» What to work on: Go through the data and copy every line in which "matrices" appears.

★ ★ ★ ★ ★

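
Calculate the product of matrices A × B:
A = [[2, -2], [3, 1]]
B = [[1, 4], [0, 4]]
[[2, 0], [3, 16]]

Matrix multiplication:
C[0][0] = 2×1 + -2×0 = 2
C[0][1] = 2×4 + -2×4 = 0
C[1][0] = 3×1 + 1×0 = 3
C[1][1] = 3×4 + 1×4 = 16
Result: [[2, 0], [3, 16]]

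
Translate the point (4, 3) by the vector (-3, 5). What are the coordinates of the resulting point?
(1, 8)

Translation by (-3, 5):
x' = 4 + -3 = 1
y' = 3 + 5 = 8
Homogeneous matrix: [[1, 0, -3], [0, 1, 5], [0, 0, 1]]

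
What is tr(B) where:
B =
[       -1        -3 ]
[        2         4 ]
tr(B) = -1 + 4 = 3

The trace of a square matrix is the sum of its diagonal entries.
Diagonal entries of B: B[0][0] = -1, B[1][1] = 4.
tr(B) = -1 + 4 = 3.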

★ ★ ★ ★ ★

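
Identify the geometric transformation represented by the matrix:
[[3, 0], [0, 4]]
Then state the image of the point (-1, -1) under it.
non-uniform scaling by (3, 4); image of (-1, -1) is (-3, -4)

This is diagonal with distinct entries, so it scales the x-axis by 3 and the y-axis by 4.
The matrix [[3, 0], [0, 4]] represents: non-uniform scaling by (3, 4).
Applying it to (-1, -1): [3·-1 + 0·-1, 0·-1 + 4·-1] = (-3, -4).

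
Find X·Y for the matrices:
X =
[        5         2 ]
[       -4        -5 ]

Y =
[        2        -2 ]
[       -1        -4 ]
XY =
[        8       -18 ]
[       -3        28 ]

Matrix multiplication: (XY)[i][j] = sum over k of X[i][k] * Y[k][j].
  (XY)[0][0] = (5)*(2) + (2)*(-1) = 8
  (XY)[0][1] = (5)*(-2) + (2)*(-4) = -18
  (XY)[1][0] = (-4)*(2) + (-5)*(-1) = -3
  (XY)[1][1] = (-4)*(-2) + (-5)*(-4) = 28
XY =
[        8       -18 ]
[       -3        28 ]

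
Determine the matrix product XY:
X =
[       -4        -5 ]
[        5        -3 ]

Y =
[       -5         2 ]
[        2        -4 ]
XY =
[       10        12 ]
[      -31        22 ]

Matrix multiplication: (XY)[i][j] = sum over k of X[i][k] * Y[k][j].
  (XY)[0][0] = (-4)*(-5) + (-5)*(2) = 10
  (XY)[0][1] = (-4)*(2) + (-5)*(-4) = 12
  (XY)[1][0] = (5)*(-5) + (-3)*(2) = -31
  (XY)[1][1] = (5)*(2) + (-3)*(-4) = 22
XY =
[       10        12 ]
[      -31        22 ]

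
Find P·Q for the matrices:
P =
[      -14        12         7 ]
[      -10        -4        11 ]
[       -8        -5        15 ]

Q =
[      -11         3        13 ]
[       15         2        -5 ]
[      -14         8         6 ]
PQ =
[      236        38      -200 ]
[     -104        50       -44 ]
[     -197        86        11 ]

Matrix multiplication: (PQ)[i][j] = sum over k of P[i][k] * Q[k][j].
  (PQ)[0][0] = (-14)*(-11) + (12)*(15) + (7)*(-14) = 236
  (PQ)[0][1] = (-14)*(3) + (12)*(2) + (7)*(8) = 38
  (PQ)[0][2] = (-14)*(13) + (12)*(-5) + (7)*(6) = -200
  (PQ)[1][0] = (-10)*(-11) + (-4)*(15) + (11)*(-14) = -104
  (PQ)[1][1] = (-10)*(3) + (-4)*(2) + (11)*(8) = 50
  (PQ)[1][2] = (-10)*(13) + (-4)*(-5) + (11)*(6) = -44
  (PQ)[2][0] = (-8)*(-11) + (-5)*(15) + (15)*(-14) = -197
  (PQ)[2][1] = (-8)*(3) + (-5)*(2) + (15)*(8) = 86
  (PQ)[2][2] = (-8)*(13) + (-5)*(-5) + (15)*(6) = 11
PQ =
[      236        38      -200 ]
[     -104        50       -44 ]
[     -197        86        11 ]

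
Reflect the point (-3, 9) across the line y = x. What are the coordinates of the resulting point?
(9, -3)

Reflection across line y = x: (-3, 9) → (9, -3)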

★ ★ ★ ★ ★

» Result of this task:
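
Calculate the product of matrices A × B:
Find X·Y for the matrices:
Find P·Q for the matrices: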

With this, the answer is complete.